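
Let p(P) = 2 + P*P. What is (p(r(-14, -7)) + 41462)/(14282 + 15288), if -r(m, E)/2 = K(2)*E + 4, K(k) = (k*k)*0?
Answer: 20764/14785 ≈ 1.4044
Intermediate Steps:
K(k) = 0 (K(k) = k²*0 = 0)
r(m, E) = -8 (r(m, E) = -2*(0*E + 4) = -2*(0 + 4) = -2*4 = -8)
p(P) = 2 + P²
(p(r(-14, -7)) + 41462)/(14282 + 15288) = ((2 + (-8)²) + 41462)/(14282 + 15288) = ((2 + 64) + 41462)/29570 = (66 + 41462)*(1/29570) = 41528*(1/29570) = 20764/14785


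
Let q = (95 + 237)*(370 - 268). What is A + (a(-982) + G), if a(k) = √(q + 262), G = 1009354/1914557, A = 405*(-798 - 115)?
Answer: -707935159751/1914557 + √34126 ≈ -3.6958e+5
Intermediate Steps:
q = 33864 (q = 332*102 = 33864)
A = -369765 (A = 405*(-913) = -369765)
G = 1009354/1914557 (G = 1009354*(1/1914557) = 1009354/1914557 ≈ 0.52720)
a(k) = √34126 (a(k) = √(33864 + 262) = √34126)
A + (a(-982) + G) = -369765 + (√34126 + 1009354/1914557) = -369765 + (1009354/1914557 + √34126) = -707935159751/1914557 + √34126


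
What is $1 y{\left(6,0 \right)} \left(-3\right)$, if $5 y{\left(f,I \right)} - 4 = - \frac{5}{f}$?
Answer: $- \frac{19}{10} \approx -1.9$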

========================

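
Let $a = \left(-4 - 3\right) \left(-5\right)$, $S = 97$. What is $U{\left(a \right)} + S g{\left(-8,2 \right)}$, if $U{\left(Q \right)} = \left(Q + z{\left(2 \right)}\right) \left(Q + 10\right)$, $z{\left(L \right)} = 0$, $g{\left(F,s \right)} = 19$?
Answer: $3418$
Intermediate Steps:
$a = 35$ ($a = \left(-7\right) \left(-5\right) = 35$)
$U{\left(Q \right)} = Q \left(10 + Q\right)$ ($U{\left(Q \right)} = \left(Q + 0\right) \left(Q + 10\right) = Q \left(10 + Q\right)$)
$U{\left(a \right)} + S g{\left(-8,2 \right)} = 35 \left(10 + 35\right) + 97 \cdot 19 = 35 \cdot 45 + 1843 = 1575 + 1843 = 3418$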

========================

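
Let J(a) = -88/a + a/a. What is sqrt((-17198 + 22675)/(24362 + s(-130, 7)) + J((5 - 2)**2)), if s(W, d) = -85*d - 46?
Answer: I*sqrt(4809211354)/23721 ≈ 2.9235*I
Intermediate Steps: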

========================

» WHAT IS BEING ASKED
Lines that contain "sqrt" should be pulled from the entries above and reported.

» FINISHED EXERCISE
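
Let J(a) = -88/a + a/a. What is sqrt((-17198 + 22675)/(24362 + s(-130, 7)) + J((5 - 2)**2)), if s(W, d) = -85*d - 46?
Answer: I*sqrt(4809211354)/23721 ≈ 2.9235*I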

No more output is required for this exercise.